## PROBLEM STATEMENT
Check every line below, and copy those that include "sqrt".

## SOURCE RECORDS

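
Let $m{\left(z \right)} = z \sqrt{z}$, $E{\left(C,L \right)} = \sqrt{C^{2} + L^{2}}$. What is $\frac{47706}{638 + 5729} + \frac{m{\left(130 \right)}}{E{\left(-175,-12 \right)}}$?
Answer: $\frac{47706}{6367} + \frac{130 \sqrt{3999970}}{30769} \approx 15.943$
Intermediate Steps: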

---

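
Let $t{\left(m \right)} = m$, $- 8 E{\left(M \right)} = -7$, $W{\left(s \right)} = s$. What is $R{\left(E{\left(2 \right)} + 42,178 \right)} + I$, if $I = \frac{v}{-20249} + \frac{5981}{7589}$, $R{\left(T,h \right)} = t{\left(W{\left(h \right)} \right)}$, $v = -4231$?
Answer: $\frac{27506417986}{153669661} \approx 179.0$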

## ANSWER SPACE
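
Let $m{\left(z \right)} = z \sqrt{z}$, $E{\left(C,L \right)} = \sqrt{C^{2} + L^{2}}$. What is $\frac{47706}{638 + 5729} + \frac{m{\left(130 \right)}}{E{\left(-175,-12 \right)}}$?
Answer: $\frac{47706}{6367} + \frac{130 \sqrt{3999970}}{30769} \approx 15.943$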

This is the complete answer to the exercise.